Information supplied START

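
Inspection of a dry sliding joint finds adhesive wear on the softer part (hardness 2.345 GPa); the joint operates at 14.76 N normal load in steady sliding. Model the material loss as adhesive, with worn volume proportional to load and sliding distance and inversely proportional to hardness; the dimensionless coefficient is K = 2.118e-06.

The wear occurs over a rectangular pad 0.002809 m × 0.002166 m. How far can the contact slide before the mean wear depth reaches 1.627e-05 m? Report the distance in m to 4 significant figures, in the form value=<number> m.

value=7426 m

The computation keeps full precision, and intermediate values appear rounded — one last rounding: four significant figures.
Convert: Hardness H = 2.345 GPa = 2.345e+09 Pa.
Convert: Contact area A = 0.002809 m × 0.002166 m = 6.084e-06 m².
Collected in SI base units: W = 14.76 N, H = 2.345e+09 Pa, K = 2.118e-06.
Wearable volume V_lim = h_lim·A = 1.627e-05 · 6.084e-06 = 9.899e-11 m³.
Thus life L = V_lim·H/(K·W) = 9.899e-11 · 2.345e+09 / (2.118e-06 · 14.76) = 7426 m.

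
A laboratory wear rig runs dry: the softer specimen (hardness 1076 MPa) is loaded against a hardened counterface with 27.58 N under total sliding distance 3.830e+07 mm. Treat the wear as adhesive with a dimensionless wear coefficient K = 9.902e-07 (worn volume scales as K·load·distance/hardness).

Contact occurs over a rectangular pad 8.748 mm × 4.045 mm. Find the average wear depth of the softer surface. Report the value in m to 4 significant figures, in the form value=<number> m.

All arithmetic maintains exact precision. Shown intermediates are rounded; a single final rounding: 4 significant figures.
Convert: Distance L = 3.830e+07 mm = 3.830e+04 m.
Convert: Hardness H = 1076 MPa = 1.076e+09 Pa.
Convert: Pad sides 8.748 mm × 4.045 mm = 0.008748 m × 0.004045 m. Contact area A = 0.008748 m × 0.004045 m = 3.539e-05 m².
In SI base units: W = 27.58 N, H = 1.076e+09 Pa, K = 9.902e-07.
Apply Archard: V = K·W·L/H = 9.902e-07 · 27.58 · 3.830e+04 / 1.076e+09 = 9.721e-10 m³.
Average depth h = V/A = 9.721e-10 / 3.539e-05 = 2.747e-05 m.

value=2.747e-05 m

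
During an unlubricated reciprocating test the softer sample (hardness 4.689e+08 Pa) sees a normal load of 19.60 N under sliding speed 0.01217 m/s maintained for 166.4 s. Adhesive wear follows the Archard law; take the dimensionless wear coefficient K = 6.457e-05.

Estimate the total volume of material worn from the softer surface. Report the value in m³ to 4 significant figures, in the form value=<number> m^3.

value=5.466e-12 m^3

Each operation carries full float precision; intermediate values appear rounded — a single final rounding, at 4 significant figures.
Convert: Distance L = v·t = 0.01217 m/s × 166.4 s = 2.025 m.
In SI base units: W = 19.60 N, H = 4.689e+08 Pa, K = 6.457e-05.
Worn volume V = K·W·L/H = 6.457e-05 · 19.60 · 2.025 / 4.689e+08 = 5.466e-12 m³.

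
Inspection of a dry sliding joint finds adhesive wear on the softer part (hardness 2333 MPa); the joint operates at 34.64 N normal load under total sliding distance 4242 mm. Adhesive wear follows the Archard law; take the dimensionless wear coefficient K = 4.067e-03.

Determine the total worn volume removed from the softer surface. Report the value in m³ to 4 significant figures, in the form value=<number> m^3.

The algebra runs at full float precision — quoted intermediates are rounded. Rounded once at the end: 4 significant figures.
Convert: Total distance L = 4242 mm = 4.242 m.
Convert: Hardness H = 2333 MPa = 2.333e+09 Pa.
Restated in SI base units: W = 34.64 N, H = 2.333e+09 Pa, K = 4.067e-03.
Volume removed: V = K·W·L/H = 4.067e-03 · 34.64 · 4.242 / 2.333e+09 = 2.562e-10 m³.

value=2.562e-10 m^3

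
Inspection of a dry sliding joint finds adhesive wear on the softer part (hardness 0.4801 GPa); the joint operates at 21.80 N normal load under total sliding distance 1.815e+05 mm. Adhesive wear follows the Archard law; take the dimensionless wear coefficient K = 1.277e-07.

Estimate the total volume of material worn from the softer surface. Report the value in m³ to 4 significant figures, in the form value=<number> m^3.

value=1.052e-12 m^3

Shown intermediates are rounded, and every step keeps exact precision, and rounded once at the end, at 4 significant digits.
Convert: The distance L = 1.815e+05 mm = 181.5 m.
Convert: Hardness H = 0.4801 GPa = 4.801e+08 Pa.
As SI base values: W = 21.80 N, H = 4.801e+08 Pa, K = 1.277e-07.
Volume removed: V = K·W·L/H = 1.277e-07 · 21.80 · 181.5 / 4.801e+08 = 1.052e-12 m³.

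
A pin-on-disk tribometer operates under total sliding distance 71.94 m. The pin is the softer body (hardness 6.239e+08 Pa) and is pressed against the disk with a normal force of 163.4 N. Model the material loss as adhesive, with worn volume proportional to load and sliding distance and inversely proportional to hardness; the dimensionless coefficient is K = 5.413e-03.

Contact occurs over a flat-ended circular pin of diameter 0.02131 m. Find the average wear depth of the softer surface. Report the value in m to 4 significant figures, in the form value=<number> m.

All working math runs at full float precision — intermediate values are printed rounded. Rounded once at the end to four significant digits.
Convert: Contact area A = π·d²/4 = π·(0.02131 m)²/4 = 3.567e-04 m².
Expressed in SI base units: W = 163.4 N, H = 6.239e+08 Pa, K = 5.413e-03.
By Archard's law, V = K·W·L/H = 5.413e-03 · 163.4 · 71.94 / 6.239e+08 = 1.020e-07 m³.
Average depth h = V/A = 1.020e-07 / 3.567e-04 = 2.859e-04 m.

value=2.859e-04 m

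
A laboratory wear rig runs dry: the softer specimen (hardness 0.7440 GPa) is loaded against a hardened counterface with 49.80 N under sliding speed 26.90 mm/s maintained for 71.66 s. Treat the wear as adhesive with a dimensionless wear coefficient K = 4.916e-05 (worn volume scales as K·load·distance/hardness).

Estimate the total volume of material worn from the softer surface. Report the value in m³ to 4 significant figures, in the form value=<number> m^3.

Intermediates are printed rounded — all arithmetic maintains full float precision, and a single final rounding, at 4 significant figures.
Convert: Sliding speed v = 26.90 mm/s = 0.02690 m/s. Distance L = v·t = 0.02690 m/s × 71.66 s = 1.928 m.
Convert: Hardness H = 0.7440 GPa = 7.440e+08 Pa.
SI base units throughout: W = 49.80 N, H = 7.440e+08 Pa, K = 4.916e-05.
Worn volume V = K·W·L/H = 4.916e-05 · 49.80 · 1.928 / 7.440e+08 = 6.343e-12 m³.

value=6.343e-12 m^3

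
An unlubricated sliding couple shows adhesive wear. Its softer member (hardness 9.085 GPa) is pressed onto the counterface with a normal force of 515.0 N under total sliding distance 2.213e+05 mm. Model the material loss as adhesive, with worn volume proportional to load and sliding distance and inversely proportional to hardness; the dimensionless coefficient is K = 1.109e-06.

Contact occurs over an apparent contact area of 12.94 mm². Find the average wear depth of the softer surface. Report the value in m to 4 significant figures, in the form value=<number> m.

The intermediates are shown rounded, and every step maintains full float precision, and one final rounding, at four significant figures.
Convert: Distance L = 2.213e+05 mm = 221.3 m.
Convert: Hardness H = 9.085 GPa = 9.085e+09 Pa.
Convert: Contact area A = 12.94 mm² = 1.294e-05 m².
Expressed in SI base units: W = 515.0 N, H = 9.085e+09 Pa, K = 1.109e-06.
Wear volume V = K·W·L/H = 1.109e-06 · 515.0 · 221.3 / 9.085e+09 = 1.391e-11 m³.
Mean depth h = V/A = 1.391e-11 / 1.294e-05 = 1.075e-06 m.

value=1.075e-06 m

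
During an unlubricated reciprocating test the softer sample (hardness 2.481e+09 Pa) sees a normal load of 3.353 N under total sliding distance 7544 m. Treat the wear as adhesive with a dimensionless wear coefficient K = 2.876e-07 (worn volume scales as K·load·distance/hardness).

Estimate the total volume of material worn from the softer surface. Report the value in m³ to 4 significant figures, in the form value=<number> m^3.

value=2.932e-12 m^3

The computation maintains full precision; intermediate values appear rounded; one last rounding: 4 significant digits.
In SI base units: W = 3.353 N, H = 2.481e+09 Pa, K = 2.876e-07.
Archard volume V = K·W·L/H = 2.876e-07 · 3.353 · 7544 / 2.481e+09 = 2.932e-12 m³.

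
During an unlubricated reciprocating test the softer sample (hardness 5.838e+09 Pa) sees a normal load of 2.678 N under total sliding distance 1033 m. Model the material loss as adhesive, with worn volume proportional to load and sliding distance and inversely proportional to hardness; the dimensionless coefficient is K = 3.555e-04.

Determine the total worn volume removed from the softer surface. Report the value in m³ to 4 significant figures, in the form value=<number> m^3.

value=1.685e-10 m^3

Intermediates are printed rounded, and the algebra keeps exact precision; a lone final rounding, at 4 significant digits.
Expressed in SI base units: W = 2.678 N, H = 5.838e+09 Pa, K = 3.555e-04.
Archard volume V = K·W·L/H = 3.555e-04 · 2.678 · 1033 / 5.838e+09 = 1.685e-10 m³.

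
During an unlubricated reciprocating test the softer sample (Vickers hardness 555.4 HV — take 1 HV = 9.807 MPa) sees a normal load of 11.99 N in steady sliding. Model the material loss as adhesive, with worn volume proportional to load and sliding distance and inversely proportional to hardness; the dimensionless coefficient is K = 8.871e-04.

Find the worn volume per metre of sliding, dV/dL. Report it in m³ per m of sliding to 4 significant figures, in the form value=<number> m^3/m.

value=1.953e-12 m^3/m

Printed values are rounded, and all arithmetic runs at full precision; a single final rounding to 4 significant figures.
Hardness H = 555.4 HV × 9.807 MPa/HV = 5447 MPa = 5.447e+09 Pa.
Restated in SI base units: W = 11.99 N, H = 5.447e+09 Pa, K = 8.871e-04.
Sliding wear rate dV/dL = K·W/H — distance-free: 8.871e-04 · 11.99 / 5.447e+09 = 1.953e-12 m³/m.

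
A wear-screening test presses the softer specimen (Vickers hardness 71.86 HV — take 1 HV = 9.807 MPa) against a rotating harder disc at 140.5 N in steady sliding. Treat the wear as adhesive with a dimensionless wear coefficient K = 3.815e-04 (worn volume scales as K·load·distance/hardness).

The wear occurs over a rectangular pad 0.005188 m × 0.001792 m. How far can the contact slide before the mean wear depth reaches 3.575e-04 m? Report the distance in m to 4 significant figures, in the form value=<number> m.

value=43.70 m

All working math runs at full precision. Intermediate values are printed rounded, and one last rounding: four significant digits.
Convert: Hardness H = 71.86 HV × 9.807 MPa/HV = 704.7 MPa = 7.047e+08 Pa.
Convert: Contact area A = 0.005188 m × 0.001792 m = 9.297e-06 m².
Expressed in SI base units: W = 140.5 N, H = 7.047e+08 Pa, K = 3.815e-04.
Volume at the limit: V_lim = h_lim·A = 3.575e-04 · 9.297e-06 = 3.324e-09 m³.
So the life L = V_lim·H/(K·W) = 3.324e-09 · 7.047e+08 / (3.815e-04 · 140.5) = 43.70 m.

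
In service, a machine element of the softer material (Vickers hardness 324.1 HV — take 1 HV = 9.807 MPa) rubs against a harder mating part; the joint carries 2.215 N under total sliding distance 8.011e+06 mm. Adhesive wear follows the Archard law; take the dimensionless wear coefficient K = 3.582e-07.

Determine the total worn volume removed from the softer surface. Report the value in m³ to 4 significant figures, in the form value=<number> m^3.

Displayed values are rounded, and every step maintains full float precision — rounded once at the end, at four significant digits.
Convert: Distance L = 8.011e+06 mm = 8011 m.
Convert: Hardness H = 324.1 HV × 9.807 MPa/HV = 3178 MPa = 3.178e+09 Pa.
Collected in SI base units: W = 2.215 N, H = 3.178e+09 Pa, K = 3.582e-07.
Archard relation: V = K·W·L/H = 3.582e-07 · 2.215 · 8011 / 3.178e+09 = 2.000e-12 m³.

value=2.000e-12 m^3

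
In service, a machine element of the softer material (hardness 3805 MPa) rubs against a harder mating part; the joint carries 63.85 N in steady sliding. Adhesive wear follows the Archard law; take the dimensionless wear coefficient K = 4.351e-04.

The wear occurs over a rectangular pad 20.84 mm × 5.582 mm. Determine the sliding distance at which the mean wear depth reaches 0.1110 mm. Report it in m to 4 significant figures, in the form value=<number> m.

value=1769 m

Intermediates are printed rounded. All arithmetic keeps exact precision; rounded just once to 4 significant figures.
Hardness H = 3805 MPa = 3.805e+09 Pa.
Pad sides 20.84 mm × 5.582 mm = 0.02084 m × 0.005582 m. Contact area A = 0.02084 m × 0.005582 m = 1.163e-04 m².
Depth limit h_lim = 0.1110 mm = 1.110e-04 m.
Restated in SI base units: W = 63.85 N, H = 3.805e+09 Pa, K = 4.351e-04.
At the depth limit, V_lim = h_lim·A = 1.110e-04 · 1.163e-04 = 1.291e-08 m³.
Thus life L = V_lim·H/(K·W) = 1.291e-08 · 3.805e+09 / (4.351e-04 · 63.85) = 1769 m.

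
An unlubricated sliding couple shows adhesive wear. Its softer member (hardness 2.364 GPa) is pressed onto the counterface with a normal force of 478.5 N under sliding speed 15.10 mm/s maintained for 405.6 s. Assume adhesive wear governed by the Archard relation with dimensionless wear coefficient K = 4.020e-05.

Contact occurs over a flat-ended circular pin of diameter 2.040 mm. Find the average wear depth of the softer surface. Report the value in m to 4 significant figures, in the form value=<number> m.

value=1.525e-05 m

The intermediates appear rounded, and each operation maintains exact precision, and one final rounding, at 4 significant digits.
Sliding speed v = 15.10 mm/s = 0.01510 m/s. Distance covered L = v·t = 0.01510 m/s × 405.6 s = 6.125 m.
Hardness H = 2.364 GPa = 2.364e+09 Pa.
Pin diameter d = 2.040 mm = 0.002040 m. Contact area A = π·d²/4 = π·(0.002040 m)²/4 = 3.269e-06 m².
In SI base units, W = 478.5 N, H = 2.364e+09 Pa, K = 4.020e-05.
Archard relation: V = K·W·L/H = 4.020e-05 · 478.5 · 6.125 / 2.364e+09 = 4.984e-11 m³.
Depth of wear h = V/A = 4.984e-11 / 3.269e-06 = 1.525e-05 m.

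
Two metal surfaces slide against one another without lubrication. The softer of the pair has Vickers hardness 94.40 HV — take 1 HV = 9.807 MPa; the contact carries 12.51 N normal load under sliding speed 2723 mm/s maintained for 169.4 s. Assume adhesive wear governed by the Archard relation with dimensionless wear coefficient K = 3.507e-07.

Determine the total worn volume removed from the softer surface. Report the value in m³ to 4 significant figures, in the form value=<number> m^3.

Intermediates are shown rounded. Every step maintains full float precision; rounded once at the end: four significant figures.
Convert: Sliding speed v = 2723 mm/s = 2.723 m/s. Sliding distance L = v·t = 2.723 m/s × 169.4 s = 461.3 m.
Convert: Hardness H = 94.40 HV × 9.807 MPa/HV = 925.8 MPa = 9.258e+08 Pa.
As SI base values: W = 12.51 N, H = 9.258e+08 Pa, K = 3.507e-07.
Worn volume V = K·W·L/H = 3.507e-07 · 12.51 · 461.3 / 9.258e+08 = 2.186e-12 m³.

value=2.186e-12 m^3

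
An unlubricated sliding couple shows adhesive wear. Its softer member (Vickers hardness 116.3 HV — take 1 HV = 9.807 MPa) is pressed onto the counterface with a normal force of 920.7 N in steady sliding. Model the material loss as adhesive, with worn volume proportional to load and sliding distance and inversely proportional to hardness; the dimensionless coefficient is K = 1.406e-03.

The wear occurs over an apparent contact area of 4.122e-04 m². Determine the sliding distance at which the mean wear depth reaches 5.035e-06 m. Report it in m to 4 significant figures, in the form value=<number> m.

value=1.829 m

All arithmetic holds full precision; shown intermediates are rounded. Rounded just once, at 4 significant figures.
Hardness H = 116.3 HV × 9.807 MPa/HV = 1141 MPa = 1.141e+09 Pa.
Collected in SI base units: W = 920.7 N, H = 1.141e+09 Pa, K = 1.406e-03.
At the depth limit, V_lim = h_lim·A = 5.035e-06 · 4.122e-04 = 2.075e-09 m³.
Thus life L = V_lim·H/(K·W) = 2.075e-09 · 1.141e+09 / (1.406e-03 · 920.7) = 1.829 m.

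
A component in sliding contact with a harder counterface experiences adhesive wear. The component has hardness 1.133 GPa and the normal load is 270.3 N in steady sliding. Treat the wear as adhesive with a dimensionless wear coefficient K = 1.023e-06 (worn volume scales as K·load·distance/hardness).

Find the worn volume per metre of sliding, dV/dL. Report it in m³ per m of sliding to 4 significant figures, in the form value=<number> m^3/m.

value=2.441e-13 m^3/m

Each operation maintains full float precision, and printed values are rounded. Rounded once at the end to 4 significant digits.
Convert: Hardness H = 1.133 GPa = 1.133e+09 Pa.
SI base units throughout: W = 270.3 N, H = 1.133e+09 Pa, K = 1.023e-06.
Sliding wear rate dV/dL = K·W/H (independent of L): 1.023e-06 · 270.3 / 1.133e+09 = 2.441e-13 m³/m.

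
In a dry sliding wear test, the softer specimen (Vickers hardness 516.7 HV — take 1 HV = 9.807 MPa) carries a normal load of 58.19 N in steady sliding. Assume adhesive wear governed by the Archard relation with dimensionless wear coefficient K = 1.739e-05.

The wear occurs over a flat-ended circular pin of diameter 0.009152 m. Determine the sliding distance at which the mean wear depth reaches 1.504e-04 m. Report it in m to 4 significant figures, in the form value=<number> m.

value=4.954e+04 m

Shown intermediates are rounded; all working math keeps full float precision, and rounded once at the end to 4 significant figures.
Convert: Hardness H = 516.7 HV × 9.807 MPa/HV = 5067 MPa = 5.067e+09 Pa.
Convert: Contact area A = π·d²/4 = π·(0.009152 m)²/4 = 6.578e-05 m².
As SI base values: W = 58.19 N, H = 5.067e+09 Pa, K = 1.739e-05.
Permissible volume V_lim = h_lim·A = 1.504e-04 · 6.578e-05 = 9.894e-09 m³.
Thus life L = V_lim·H/(K·W) = 9.894e-09 · 5.067e+09 / (1.739e-05 · 58.19) = 4.954e+04 m.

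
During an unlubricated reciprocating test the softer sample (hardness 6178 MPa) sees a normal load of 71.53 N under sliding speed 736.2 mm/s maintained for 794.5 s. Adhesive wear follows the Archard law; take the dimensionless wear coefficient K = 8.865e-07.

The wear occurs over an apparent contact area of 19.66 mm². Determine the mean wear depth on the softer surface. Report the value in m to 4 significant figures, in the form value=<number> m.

Quoted intermediates are rounded, and every step holds full precision, and rounded once at the end to 4 significant digits.
Convert: Sliding speed v = 736.2 mm/s = 0.7362 m/s. Total distance L = v·t = 0.7362 m/s × 794.5 s = 584.9 m.
Convert: Hardness H = 6178 MPa = 6.178e+09 Pa.
Convert: Contact area A = 19.66 mm² = 1.966e-05 m².
In SI base units, W = 71.53 N, H = 6.178e+09 Pa, K = 8.865e-07.
Worn volume V = K·W·L/H = 8.865e-07 · 71.53 · 584.9 / 6.178e+09 = 6.004e-12 m³.
Wear depth h = V/A = 6.004e-12 / 1.966e-05 = 3.054e-07 m.

value=3.054e-07 m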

Information supplied END

*Problem statement:* Could you write out, unchanged, the line with "coefficient K = 8.865e-07." and every line after it in the data above?

*Response to this task:*
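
During an unlubricated reciprocating test the softer sample (hardness 6178 MPa) sees a normal load of 71.53 N under sliding speed 736.2 mm/s maintained for 794.5 s. Adhesive wear follows the Archard law; take the dimensionless wear coefficient K = 8.865e-07.

The wear occurs over an apparent contact area of 19.66 mm². Determine the mean wear depth on the softer surface. Report the value in m to 4 significant figures, in the form value=<number> m.

Quoted intermediates are rounded, and every step holds full precision, and rounded once at the end to 4 significant digits.
Convert: Sliding speed v = 736.2 mm/s = 0.7362 m/s. Total distance L = v·t = 0.7362 m/s × 794.5 s = 584.9 m.
Convert: Hardness H = 6178 MPa = 6.178e+09 Pa.
Convert: Contact area A = 19.66 mm² = 1.966e-05 m².
In SI base units, W = 71.53 N, H = 6.178e+09 Pa, K = 8.865e-07.
Worn volume V = K·W·L/H = 8.865e-07 · 71.53 · 584.9 / 6.178e+09 = 6.004e-12 m³.
Wear depth h = V/A = 6.004e-12 / 1.966e-05 = 3.054e-07 m.

value=3.054e-07 m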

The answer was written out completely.